* Source data *
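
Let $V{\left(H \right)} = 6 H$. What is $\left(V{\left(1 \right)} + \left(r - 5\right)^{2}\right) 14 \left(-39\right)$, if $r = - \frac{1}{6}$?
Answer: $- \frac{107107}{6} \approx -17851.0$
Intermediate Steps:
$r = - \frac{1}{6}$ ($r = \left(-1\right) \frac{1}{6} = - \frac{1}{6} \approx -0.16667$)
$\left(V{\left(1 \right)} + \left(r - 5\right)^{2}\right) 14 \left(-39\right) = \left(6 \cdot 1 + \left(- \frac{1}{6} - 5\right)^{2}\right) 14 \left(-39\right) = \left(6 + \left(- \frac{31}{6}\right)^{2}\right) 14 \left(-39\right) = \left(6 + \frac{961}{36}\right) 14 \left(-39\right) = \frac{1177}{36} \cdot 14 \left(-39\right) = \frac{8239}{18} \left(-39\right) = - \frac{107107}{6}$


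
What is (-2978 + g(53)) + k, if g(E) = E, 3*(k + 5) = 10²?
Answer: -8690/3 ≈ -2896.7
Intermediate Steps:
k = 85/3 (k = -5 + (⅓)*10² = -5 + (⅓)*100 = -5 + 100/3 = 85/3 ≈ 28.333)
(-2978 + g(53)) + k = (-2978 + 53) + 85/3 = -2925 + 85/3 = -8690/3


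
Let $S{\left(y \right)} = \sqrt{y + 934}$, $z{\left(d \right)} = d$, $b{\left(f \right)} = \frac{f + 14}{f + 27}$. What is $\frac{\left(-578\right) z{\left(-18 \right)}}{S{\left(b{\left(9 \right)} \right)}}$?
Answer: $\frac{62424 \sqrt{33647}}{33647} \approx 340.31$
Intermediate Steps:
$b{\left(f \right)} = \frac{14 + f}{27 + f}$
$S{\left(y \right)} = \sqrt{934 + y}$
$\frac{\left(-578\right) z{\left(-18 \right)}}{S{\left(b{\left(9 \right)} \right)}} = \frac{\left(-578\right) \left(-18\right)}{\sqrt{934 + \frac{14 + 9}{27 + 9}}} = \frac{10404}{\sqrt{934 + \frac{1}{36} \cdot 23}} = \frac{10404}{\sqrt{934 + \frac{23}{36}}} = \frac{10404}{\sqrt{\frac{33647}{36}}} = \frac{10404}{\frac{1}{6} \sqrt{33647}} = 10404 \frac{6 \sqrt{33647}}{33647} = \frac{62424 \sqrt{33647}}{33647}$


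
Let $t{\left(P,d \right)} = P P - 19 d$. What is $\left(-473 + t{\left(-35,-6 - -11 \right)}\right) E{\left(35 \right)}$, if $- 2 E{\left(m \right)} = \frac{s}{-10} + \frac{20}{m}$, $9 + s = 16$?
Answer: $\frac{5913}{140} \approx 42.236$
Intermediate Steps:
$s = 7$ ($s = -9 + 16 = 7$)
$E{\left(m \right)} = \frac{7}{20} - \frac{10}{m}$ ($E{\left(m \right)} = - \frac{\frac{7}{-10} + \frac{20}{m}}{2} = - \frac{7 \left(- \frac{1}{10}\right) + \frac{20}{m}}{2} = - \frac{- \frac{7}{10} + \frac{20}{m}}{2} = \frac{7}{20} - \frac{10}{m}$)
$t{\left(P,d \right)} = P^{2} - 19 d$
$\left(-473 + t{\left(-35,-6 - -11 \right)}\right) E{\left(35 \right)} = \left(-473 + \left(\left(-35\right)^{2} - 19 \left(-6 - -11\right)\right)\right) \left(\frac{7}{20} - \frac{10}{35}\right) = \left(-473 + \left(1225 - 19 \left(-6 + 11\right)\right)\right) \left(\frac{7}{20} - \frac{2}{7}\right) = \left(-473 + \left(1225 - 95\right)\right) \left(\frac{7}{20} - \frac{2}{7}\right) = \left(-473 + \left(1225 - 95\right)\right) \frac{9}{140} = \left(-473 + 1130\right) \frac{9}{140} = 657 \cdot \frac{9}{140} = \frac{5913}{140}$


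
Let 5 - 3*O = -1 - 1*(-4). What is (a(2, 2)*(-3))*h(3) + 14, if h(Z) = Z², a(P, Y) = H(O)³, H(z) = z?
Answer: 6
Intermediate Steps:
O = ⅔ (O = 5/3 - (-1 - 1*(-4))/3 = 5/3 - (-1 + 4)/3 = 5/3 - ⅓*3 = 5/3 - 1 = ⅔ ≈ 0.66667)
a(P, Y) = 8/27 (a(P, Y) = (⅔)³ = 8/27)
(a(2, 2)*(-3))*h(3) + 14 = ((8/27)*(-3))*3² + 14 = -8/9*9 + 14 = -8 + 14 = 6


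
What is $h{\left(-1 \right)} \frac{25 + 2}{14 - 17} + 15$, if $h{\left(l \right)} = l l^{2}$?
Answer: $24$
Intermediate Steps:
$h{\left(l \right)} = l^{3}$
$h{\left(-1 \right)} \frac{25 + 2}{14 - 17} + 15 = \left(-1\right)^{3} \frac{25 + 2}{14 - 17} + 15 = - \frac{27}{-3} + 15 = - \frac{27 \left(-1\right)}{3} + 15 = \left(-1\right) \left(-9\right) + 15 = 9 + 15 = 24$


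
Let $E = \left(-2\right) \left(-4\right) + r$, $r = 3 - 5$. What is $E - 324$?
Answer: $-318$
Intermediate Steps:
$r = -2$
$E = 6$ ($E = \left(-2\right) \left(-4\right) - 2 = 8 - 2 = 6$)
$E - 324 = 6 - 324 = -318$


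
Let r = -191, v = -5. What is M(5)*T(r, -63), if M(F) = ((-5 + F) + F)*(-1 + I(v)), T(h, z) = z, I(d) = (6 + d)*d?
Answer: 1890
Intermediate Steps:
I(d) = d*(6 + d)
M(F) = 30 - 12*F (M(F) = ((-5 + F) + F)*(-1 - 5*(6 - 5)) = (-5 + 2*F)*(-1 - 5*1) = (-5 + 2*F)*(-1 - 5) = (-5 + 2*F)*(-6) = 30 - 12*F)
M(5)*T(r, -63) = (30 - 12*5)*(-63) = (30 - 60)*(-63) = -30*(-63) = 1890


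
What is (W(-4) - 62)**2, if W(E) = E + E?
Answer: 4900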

...

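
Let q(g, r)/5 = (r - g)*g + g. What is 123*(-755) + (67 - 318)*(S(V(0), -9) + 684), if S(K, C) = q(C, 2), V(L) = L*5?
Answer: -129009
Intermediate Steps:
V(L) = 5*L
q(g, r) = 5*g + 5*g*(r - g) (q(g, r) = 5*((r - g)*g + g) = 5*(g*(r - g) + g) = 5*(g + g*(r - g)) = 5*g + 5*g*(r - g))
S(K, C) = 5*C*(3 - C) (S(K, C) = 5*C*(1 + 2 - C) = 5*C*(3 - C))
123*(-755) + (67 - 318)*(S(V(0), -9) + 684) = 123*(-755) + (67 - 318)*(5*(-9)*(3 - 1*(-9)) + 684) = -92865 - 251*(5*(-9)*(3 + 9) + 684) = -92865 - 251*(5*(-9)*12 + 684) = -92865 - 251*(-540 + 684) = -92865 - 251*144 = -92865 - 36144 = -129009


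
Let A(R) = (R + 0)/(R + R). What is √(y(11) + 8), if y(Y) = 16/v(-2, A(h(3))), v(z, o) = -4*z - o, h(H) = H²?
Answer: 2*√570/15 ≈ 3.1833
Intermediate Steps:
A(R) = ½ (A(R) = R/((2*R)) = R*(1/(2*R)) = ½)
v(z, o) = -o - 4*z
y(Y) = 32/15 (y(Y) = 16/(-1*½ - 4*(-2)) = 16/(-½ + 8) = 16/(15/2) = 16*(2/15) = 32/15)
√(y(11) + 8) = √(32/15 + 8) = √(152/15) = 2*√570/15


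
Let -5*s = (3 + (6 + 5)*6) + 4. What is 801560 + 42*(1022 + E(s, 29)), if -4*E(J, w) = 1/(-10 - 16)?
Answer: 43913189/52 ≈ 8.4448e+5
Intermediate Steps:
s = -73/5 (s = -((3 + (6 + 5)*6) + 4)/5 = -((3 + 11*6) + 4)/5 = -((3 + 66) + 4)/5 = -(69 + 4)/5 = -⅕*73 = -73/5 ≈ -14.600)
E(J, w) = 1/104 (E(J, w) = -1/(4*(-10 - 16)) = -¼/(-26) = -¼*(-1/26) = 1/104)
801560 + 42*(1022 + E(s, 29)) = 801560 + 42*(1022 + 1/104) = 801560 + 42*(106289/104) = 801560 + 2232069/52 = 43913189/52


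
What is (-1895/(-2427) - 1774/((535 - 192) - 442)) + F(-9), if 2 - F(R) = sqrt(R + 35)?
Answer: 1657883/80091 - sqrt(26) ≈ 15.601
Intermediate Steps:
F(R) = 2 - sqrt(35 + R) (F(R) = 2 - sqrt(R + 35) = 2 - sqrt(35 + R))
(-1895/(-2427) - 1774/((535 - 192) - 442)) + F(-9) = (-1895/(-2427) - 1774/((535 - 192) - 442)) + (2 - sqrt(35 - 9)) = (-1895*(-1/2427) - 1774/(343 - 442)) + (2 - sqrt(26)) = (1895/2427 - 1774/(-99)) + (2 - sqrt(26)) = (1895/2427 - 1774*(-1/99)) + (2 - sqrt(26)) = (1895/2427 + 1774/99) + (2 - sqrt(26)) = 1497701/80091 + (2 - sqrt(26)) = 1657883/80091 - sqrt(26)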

* What needs to be done *
Print, without alteration, only the lines above between the one holding "H$. What is" and the one holding "Answer: -8690/3 ≈ -2896.7", inclusive.

* Solution to this task *
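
Let $V{\left(H \right)} = 6 H$. What is $\left(V{\left(1 \right)} + \left(r - 5\right)^{2}\right) 14 \left(-39\right)$, if $r = - \frac{1}{6}$?
Answer: $- \frac{107107}{6} \approx -17851.0$
Intermediate Steps:
$r = - \frac{1}{6}$ ($r = \left(-1\right) \frac{1}{6} = - \frac{1}{6} \approx -0.16667$)
$\left(V{\left(1 \right)} + \left(r - 5\right)^{2}\right) 14 \left(-39\right) = \left(6 \cdot 1 + \left(- \frac{1}{6} - 5\right)^{2}\right) 14 \left(-39\right) = \left(6 + \left(- \frac{31}{6}\right)^{2}\right) 14 \left(-39\right) = \left(6 + \frac{961}{36}\right) 14 \left(-39\right) = \frac{1177}{36} \cdot 14 \left(-39\right) = \frac{8239}{18} \left(-39\right) = - \frac{107107}{6}$


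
What is (-2978 + g(53)) + k, if g(E) = E, 3*(k + 5) = 10²?
Answer: -8690/3 ≈ -2896.7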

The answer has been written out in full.